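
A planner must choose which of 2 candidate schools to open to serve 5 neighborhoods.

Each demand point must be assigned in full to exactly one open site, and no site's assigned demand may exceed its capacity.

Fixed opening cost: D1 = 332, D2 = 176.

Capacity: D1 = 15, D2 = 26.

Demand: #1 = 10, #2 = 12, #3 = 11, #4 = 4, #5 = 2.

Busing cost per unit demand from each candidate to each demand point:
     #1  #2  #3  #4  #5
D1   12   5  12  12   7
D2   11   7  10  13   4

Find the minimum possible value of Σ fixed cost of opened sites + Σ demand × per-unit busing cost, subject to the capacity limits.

854

Open {D1, D2}; cheapest assignment that respects the capacities:
  D1 (cap 15, load 14): #2, #5 — cost 12×5 + 2×7 = 74
  D2 (cap 26, load 25): #1, #3, #4 — cost 10×11 + 11×10 + 4×13 = 272
  Shipping 346, fixed 508 → total 854.
  Any other capacity-feasible assignment to {D1, D2} ships for at least 346.
Total demand is 39 and no other set of sites has combined capacity ≥ 39, so {D1, D2} is the only feasible choice of open sites. Minimum: 854.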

**What is expected:** Some lines contain the word "must". Pull each one out of the listing.

**Worked solution:**
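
A planner must choose which of 2 candidate schools to open to serve 5 neighborhoods.
Each demand point must be assigned in full to exactly one open site, and no site's assigned demand may exceed its capacity.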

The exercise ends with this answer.